» INSTRUCTIONS FOR THE TASK: Exact reproduction required: print each line of the material below.

+---+

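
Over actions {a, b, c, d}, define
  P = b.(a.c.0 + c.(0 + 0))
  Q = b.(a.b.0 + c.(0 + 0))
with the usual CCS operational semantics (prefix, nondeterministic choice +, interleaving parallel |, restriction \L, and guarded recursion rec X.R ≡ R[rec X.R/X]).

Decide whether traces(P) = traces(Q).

Reachable graph of P (5 states):
  m0 = b.(a.c.0 + c.(0 + 0)) | —b→ m1
  m1 = a.c.0 + c.(0 + 0) | —a→ m2, —c→ m3
  m2 = c.0 | —c→ m4
  m3 = 0 + 0 | ·
  m4 = 0 | ·
Reachable graph of Q (5 states):
  n0 = b.(a.b.0 + c.(0 + 0)) | —b→ n1
  n1 = a.b.0 + c.(0 + 0) | —a→ n2, —c→ n3
  n2 = b.0 | —b→ n4
  n3 = 0 + 0 | ·
  n4 = 0 | ·
Run σ = ⟨bac⟩ on P: start {m0}
  after b @ step 1: {m1}
  after a @ step 2: {m2}
  after c @ step 3: {m4}
  ✓ P
Run σ = ⟨bac⟩ on Q: start {n0}
  after b @ step 1: {n1}
  after a @ step 2: {n2}
  after c @ step 3: no successor for Q

trace-distinct — witness ⟨bac⟩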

+---+

» RESPONSE AREA:
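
Over actions {a, b, c, d}, define
  P = b.(a.c.0 + c.(0 + 0))
  Q = b.(a.b.0 + c.(0 + 0))
with the usual CCS operational semantics (prefix, nondeterministic choice +, interleaving parallel |, restriction \L, and guarded recursion rec X.R ≡ R[rec X.R/X]).

Decide whether traces(P) = traces(Q).

Reachable graph of P (5 states):
  m0 = b.(a.c.0 + c.(0 + 0)) | —b→ m1
  m1 = a.c.0 + c.(0 + 0) | —a→ m2, —c→ m3
  m2 = c.0 | —c→ m4
  m3 = 0 + 0 | ·
  m4 = 0 | ·
Reachable graph of Q (5 states):
  n0 = b.(a.b.0 + c.(0 + 0)) | —b→ n1
  n1 = a.b.0 + c.(0 + 0) | —a→ n2, —c→ n3
  n2 = b.0 | —b→ n4
  n3 = 0 + 0 | ·
  n4 = 0 | ·
Run σ = ⟨bac⟩ on P: start {m0}
  after b @ step 1: {m1}
  after a @ step 2: {m2}
  after c @ step 3: {m4}
  ✓ P
Run σ = ⟨bac⟩ on Q: start {n0}
  after b @ step 1: {n1}
  after a @ step 2: {n2}
  after c @ step 3: no successor for Q

trace-distinct — witness ⟨bac⟩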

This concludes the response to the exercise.